▸ **What you should do**
Calculate how many lines in the following records hold the word "Consider", and report that number without comment.

#### Supplied information

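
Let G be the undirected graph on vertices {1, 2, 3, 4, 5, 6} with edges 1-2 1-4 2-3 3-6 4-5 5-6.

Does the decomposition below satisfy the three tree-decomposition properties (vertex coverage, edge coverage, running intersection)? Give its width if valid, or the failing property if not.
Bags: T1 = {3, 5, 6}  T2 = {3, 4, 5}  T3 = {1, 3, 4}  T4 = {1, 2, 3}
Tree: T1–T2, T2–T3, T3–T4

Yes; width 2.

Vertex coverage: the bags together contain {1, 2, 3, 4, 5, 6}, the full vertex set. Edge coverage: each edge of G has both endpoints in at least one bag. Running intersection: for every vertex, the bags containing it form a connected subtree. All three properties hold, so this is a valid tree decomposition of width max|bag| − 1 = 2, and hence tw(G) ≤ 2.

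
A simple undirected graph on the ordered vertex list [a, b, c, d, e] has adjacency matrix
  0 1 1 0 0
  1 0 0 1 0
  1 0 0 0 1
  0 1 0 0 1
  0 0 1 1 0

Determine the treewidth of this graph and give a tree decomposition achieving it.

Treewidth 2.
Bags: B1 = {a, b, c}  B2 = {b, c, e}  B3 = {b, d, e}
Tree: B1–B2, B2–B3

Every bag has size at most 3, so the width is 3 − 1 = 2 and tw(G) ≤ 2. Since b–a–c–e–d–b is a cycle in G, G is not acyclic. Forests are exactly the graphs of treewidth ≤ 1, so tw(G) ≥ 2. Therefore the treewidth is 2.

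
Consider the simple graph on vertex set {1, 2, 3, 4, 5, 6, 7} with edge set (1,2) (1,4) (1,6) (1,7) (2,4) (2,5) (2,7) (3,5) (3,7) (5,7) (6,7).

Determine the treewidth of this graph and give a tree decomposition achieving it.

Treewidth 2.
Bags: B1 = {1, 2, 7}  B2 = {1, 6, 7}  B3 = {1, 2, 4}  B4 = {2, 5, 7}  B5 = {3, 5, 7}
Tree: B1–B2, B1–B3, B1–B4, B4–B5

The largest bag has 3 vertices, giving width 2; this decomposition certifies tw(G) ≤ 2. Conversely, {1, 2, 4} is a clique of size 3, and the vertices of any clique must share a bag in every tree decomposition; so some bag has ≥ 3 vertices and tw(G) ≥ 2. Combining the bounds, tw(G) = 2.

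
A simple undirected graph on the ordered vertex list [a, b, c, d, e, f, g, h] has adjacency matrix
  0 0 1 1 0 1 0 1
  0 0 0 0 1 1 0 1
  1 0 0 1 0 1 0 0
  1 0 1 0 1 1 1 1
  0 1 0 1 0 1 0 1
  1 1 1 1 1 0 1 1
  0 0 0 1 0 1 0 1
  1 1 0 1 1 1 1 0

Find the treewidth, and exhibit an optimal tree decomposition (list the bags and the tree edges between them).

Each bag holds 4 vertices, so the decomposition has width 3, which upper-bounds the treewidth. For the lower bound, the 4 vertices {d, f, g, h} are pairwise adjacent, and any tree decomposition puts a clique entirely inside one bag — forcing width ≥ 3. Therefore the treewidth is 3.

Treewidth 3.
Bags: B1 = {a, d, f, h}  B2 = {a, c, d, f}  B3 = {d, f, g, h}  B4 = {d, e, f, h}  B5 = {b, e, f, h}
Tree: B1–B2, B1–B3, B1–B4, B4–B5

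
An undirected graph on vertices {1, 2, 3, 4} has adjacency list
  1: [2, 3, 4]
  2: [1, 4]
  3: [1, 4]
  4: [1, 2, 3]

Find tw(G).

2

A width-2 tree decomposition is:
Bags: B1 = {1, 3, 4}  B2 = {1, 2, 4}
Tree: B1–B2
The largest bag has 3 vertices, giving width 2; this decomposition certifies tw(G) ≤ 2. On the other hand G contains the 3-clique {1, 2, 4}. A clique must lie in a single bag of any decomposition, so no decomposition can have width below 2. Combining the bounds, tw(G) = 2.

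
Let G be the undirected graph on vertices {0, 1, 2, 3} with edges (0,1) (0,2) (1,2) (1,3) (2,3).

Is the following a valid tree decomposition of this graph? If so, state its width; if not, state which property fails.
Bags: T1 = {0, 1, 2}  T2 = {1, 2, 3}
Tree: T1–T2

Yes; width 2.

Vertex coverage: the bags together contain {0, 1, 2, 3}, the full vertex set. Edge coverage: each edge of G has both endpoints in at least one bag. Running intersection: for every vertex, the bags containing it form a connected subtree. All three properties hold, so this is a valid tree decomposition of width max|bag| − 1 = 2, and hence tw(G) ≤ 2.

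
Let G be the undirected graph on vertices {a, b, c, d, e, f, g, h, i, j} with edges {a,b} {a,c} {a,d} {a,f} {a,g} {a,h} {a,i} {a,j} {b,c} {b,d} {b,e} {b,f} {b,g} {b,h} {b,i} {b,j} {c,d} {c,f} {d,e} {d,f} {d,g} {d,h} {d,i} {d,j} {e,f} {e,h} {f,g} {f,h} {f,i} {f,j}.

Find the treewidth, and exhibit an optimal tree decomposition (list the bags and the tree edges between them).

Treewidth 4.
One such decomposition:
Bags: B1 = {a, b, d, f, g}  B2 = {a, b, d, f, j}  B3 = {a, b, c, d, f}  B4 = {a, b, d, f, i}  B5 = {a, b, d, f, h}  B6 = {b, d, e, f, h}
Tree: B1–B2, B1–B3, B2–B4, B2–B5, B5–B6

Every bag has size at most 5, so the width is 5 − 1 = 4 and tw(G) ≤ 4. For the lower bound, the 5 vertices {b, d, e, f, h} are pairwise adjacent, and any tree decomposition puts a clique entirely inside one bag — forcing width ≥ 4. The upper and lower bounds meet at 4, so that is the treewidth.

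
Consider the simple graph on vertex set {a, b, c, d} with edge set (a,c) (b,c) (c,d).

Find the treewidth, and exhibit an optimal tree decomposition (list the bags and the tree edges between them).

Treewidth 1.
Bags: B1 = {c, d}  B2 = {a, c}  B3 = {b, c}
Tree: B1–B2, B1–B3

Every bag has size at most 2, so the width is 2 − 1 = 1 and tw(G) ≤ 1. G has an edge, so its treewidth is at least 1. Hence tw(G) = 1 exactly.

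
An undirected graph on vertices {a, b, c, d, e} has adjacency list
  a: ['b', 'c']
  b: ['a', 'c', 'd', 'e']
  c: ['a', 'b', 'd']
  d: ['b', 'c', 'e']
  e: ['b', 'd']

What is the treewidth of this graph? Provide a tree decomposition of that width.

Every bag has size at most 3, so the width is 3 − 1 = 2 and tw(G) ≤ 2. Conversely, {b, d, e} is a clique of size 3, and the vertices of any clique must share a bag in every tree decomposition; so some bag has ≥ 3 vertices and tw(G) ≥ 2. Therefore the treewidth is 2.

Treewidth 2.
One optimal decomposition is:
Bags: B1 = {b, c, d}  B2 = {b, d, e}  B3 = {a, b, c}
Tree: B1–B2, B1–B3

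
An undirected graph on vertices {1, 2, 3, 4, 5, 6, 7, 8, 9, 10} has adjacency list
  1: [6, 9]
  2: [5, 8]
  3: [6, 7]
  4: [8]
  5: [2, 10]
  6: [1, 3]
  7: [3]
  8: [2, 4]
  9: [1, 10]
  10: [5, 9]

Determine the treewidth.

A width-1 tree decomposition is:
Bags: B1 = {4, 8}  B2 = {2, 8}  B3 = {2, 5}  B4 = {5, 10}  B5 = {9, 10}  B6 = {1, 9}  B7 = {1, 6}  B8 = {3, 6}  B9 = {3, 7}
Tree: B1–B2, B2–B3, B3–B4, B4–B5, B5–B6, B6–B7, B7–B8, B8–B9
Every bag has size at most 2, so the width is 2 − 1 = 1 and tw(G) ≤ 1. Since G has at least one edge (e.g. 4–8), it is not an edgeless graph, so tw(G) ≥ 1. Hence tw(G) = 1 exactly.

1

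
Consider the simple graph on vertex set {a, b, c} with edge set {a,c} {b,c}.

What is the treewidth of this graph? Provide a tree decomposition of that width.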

########

▸ **Exercise answer**
3